Problem description -> Find and copy each line of the records where the string "Answer" shows up.

*** Exercise materials Section Begins ***

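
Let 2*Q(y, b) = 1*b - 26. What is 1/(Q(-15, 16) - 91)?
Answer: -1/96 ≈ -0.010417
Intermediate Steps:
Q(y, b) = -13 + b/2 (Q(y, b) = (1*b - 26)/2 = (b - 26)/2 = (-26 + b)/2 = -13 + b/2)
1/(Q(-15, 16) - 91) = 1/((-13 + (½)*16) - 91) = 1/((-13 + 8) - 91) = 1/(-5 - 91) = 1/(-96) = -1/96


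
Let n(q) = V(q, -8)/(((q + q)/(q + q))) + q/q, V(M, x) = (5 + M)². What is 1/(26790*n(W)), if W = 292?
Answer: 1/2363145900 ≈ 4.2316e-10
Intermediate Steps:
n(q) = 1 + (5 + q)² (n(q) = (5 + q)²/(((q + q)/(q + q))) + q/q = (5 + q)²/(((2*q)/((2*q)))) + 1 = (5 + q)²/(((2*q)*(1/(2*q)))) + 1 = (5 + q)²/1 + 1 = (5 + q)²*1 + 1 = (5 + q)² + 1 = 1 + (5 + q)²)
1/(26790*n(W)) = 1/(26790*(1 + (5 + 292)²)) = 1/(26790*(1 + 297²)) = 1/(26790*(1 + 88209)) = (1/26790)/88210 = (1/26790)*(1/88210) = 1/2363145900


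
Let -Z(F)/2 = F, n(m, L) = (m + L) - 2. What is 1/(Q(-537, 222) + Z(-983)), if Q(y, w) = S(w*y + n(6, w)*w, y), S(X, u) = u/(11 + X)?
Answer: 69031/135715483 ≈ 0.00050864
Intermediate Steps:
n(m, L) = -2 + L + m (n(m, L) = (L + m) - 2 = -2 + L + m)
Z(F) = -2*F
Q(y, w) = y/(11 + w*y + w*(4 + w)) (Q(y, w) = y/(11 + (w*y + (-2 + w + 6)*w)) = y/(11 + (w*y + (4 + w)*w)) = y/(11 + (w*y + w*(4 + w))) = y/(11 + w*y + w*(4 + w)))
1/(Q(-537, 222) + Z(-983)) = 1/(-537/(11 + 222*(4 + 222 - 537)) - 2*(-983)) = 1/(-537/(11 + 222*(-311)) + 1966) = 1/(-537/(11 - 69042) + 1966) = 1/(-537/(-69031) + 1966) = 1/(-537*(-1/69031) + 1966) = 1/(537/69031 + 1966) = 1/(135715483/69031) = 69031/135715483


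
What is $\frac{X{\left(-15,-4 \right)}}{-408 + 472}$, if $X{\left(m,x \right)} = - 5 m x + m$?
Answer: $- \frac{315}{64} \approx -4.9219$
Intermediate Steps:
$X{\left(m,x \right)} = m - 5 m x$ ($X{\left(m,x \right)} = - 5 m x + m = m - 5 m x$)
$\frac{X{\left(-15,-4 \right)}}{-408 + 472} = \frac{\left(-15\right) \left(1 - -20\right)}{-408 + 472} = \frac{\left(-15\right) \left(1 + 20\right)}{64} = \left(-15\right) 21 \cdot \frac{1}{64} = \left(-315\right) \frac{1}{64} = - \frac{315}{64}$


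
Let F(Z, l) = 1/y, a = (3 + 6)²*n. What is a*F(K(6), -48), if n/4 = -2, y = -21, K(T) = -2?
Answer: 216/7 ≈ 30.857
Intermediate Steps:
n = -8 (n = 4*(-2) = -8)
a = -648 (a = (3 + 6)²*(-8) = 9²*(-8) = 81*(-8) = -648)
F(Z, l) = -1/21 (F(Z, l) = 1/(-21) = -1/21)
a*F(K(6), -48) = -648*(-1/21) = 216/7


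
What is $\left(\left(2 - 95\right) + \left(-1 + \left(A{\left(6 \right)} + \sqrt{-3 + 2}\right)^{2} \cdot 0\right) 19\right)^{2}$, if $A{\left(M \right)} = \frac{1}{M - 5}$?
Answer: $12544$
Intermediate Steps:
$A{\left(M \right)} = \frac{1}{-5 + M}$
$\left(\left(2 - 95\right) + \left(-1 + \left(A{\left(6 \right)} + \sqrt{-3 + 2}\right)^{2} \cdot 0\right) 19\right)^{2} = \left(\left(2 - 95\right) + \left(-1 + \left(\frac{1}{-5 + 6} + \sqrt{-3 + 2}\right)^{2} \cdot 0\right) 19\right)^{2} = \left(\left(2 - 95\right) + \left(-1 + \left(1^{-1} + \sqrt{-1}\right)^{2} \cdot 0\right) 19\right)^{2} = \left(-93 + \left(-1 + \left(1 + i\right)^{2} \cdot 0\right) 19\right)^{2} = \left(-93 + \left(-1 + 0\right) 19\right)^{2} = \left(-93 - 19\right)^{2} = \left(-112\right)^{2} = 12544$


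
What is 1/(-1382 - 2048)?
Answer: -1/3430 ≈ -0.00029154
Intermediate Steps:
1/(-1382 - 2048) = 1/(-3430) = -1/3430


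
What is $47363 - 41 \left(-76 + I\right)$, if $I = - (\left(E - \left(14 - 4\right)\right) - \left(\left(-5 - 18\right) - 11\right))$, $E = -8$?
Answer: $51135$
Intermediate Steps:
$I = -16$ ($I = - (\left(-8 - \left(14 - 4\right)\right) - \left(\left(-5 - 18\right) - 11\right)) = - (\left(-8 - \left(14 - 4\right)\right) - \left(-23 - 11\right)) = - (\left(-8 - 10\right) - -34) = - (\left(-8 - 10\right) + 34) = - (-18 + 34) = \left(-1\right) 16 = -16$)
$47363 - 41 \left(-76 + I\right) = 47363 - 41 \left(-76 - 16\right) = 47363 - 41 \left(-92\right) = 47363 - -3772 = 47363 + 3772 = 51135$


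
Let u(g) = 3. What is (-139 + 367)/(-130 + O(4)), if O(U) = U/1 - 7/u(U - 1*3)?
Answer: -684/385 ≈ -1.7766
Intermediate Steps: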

*** Exercise materials Section Ends ***

Task output ->
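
Answer: -1/96 ≈ -0.010417
Answer: 1/2363145900 ≈ 4.2316e-10
Answer: 69031/135715483 ≈ 0.00050864
Answer: $- \frac{315}{64} \approx -4.9219$
Answer: 216/7 ≈ 30.857
Answer: $12544$
Answer: -1/3430 ≈ -0.00029154
Answer: $51135$
Answer: -684/385 ≈ -1.7766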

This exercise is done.